WORK ITEM
The answer must consist solely of the line containing "Heating 6.831 g" and every line after it in the records below, through the last, each reproduced exactly.

** Opening DATA FOR THIS EXERCISE block **

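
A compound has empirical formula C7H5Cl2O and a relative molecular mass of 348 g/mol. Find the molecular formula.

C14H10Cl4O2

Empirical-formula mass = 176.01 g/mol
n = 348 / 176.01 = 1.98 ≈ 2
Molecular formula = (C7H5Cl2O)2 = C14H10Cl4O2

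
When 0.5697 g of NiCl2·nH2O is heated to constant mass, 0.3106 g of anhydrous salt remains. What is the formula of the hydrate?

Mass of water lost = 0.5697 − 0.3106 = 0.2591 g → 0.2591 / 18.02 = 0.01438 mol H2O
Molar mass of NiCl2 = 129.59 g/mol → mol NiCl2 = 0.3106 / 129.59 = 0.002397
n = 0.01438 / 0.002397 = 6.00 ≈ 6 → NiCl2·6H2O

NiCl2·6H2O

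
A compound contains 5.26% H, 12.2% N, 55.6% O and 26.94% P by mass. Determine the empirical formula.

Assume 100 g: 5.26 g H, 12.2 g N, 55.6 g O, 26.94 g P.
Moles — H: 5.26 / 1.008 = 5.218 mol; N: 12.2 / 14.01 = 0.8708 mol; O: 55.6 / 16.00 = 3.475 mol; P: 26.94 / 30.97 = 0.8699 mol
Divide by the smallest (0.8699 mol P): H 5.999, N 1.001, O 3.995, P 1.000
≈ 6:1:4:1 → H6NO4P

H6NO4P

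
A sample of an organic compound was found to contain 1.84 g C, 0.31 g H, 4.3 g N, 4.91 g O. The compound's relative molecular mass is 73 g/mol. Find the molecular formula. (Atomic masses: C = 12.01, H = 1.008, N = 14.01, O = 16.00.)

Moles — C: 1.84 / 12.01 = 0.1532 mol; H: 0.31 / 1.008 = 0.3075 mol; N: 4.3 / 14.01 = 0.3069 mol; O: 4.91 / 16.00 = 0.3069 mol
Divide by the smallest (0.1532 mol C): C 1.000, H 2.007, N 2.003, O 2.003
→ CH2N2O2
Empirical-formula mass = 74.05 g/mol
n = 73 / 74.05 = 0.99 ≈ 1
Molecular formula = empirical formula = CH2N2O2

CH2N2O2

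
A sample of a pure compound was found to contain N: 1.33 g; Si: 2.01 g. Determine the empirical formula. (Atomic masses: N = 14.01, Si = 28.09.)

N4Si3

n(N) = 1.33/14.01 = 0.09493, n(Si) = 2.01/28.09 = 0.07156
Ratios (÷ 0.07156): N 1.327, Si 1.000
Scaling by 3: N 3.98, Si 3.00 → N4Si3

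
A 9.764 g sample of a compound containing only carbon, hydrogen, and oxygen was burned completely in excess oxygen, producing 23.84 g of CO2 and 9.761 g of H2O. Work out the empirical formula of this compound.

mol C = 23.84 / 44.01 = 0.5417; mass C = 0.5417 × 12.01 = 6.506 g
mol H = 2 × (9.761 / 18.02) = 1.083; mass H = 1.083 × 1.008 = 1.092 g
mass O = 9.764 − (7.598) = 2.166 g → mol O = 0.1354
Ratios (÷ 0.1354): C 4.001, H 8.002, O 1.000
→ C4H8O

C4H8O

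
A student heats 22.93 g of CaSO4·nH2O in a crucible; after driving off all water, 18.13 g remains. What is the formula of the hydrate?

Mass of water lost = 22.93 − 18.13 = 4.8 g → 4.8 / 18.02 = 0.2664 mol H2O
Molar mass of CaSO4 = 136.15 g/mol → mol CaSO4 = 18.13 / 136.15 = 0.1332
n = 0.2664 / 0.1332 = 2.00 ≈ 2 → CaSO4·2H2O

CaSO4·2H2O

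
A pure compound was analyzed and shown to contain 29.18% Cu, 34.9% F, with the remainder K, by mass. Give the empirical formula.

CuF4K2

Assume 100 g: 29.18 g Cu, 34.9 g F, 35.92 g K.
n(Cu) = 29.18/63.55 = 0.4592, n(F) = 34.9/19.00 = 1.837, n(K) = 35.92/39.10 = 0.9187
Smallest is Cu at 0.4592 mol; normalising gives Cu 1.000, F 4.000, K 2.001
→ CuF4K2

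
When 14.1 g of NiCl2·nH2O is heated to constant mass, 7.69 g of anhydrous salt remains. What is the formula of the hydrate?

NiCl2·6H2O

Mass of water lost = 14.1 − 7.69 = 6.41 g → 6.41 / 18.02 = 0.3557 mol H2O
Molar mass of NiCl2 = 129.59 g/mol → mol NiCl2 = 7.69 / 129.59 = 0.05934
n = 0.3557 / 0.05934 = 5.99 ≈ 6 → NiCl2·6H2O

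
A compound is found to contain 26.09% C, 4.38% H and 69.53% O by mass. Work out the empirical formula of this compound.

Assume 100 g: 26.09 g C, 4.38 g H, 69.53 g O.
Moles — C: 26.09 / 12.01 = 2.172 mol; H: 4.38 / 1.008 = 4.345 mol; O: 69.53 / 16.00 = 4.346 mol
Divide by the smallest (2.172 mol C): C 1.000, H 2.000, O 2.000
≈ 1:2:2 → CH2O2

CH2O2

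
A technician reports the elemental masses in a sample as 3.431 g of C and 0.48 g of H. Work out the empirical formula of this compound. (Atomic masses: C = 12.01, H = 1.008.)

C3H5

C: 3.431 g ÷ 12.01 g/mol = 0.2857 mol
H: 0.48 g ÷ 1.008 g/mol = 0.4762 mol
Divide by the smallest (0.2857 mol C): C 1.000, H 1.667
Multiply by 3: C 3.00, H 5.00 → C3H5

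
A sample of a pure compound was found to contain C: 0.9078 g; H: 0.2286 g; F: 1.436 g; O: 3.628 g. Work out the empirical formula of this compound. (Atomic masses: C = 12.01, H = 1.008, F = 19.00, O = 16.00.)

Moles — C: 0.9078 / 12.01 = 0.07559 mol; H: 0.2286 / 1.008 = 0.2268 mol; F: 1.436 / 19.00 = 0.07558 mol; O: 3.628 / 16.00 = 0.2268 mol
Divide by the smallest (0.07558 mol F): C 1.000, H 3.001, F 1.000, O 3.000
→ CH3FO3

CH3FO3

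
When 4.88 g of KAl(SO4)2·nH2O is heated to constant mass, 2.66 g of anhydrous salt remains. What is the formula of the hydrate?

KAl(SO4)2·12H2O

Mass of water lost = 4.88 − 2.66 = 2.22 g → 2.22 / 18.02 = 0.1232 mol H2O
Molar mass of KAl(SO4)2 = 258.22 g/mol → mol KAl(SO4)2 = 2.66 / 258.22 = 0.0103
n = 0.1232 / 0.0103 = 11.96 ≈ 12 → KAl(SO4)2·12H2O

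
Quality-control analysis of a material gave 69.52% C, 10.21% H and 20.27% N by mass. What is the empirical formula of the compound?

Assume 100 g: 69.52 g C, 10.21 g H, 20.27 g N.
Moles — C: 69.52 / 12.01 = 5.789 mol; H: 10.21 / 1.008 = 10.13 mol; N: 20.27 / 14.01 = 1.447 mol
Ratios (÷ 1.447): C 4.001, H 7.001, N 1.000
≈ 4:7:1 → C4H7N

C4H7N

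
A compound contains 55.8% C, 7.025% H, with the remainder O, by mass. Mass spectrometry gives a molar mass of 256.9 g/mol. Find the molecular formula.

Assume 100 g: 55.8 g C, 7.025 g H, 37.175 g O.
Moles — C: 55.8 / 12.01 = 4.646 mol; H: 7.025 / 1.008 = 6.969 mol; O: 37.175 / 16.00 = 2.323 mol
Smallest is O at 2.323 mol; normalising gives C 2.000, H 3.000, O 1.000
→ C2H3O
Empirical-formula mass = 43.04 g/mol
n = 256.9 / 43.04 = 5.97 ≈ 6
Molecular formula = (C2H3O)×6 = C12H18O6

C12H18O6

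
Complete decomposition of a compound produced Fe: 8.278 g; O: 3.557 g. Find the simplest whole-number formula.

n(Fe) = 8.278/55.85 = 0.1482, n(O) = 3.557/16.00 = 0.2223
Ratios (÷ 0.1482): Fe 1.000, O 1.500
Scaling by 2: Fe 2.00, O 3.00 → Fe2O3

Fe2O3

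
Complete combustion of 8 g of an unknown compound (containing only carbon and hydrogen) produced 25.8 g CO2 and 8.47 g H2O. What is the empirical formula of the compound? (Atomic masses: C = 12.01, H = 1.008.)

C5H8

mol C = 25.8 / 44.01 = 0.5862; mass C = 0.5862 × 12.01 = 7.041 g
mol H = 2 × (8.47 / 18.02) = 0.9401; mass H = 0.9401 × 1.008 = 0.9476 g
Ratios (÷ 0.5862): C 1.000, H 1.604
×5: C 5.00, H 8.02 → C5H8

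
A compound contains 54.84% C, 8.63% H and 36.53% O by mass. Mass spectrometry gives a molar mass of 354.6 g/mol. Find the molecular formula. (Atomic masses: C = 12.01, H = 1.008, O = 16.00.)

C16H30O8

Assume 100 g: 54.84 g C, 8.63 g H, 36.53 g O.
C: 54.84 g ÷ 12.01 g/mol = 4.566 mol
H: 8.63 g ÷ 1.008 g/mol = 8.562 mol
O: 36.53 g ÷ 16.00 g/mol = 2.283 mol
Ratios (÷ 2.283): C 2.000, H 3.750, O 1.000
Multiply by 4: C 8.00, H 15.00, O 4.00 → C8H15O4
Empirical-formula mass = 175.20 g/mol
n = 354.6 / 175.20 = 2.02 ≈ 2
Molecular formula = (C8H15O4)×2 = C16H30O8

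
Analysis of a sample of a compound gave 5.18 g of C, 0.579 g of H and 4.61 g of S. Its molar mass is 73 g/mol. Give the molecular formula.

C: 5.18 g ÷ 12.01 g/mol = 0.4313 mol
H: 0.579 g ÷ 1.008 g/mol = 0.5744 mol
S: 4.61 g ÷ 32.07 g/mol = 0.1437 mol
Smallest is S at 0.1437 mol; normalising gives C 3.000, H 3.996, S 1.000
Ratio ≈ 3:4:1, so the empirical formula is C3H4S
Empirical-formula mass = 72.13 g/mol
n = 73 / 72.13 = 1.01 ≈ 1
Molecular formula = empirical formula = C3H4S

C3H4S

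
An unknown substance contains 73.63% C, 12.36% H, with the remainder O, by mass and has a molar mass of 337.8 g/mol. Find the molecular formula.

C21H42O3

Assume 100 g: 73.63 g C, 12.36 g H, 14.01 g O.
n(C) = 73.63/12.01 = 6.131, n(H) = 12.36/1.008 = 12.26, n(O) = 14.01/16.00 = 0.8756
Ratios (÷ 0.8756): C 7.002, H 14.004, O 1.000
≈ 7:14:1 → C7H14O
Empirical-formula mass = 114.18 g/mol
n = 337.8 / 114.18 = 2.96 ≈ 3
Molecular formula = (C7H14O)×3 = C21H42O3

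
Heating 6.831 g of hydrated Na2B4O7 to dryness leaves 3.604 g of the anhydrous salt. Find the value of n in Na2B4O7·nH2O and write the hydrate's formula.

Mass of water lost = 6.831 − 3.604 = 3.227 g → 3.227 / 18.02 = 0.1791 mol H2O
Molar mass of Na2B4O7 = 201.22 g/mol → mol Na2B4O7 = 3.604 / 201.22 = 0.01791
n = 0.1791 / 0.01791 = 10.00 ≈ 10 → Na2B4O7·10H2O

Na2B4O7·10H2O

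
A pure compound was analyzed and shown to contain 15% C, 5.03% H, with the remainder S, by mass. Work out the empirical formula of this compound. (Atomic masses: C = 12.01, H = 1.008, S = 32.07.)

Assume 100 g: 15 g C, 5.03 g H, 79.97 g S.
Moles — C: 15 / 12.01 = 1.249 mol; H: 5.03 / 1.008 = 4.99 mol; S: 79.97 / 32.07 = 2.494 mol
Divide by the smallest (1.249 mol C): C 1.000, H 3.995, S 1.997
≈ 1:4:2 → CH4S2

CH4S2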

** Closing DATA FOR THIS EXERCISE block **

OUTPUT BELOW
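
Heating 6.831 g of hydrated Na2B4O7 to dryness leaves 3.604 g of the anhydrous salt. Find the value of n in Na2B4O7·nH2O and write the hydrate's formula.

Mass of water lost = 6.831 − 3.604 = 3.227 g → 3.227 / 18.02 = 0.1791 mol H2O
Molar mass of Na2B4O7 = 201.22 g/mol → mol Na2B4O7 = 3.604 / 201.22 = 0.01791
n = 0.1791 / 0.01791 = 10.00 ≈ 10 → Na2B4O7·10H2O

Na2B4O7·10H2O

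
A pure compound was analyzed and shown to contain 15% C, 5.03% H, with the remainder S, by mass. Work out the empirical formula of this compound. (Atomic masses: C = 12.01, H = 1.008, S = 32.07.)

Assume 100 g: 15 g C, 5.03 g H, 79.97 g S.
Moles — C: 15 / 12.01 = 1.249 mol; H: 5.03 / 1.008 = 4.99 mol; S: 79.97 / 32.07 = 2.494 mol
Divide by the smallest (1.249 mol C): C 1.000, H 3.995, S 1.997
≈ 1:4:2 → CH4S2

CH4S2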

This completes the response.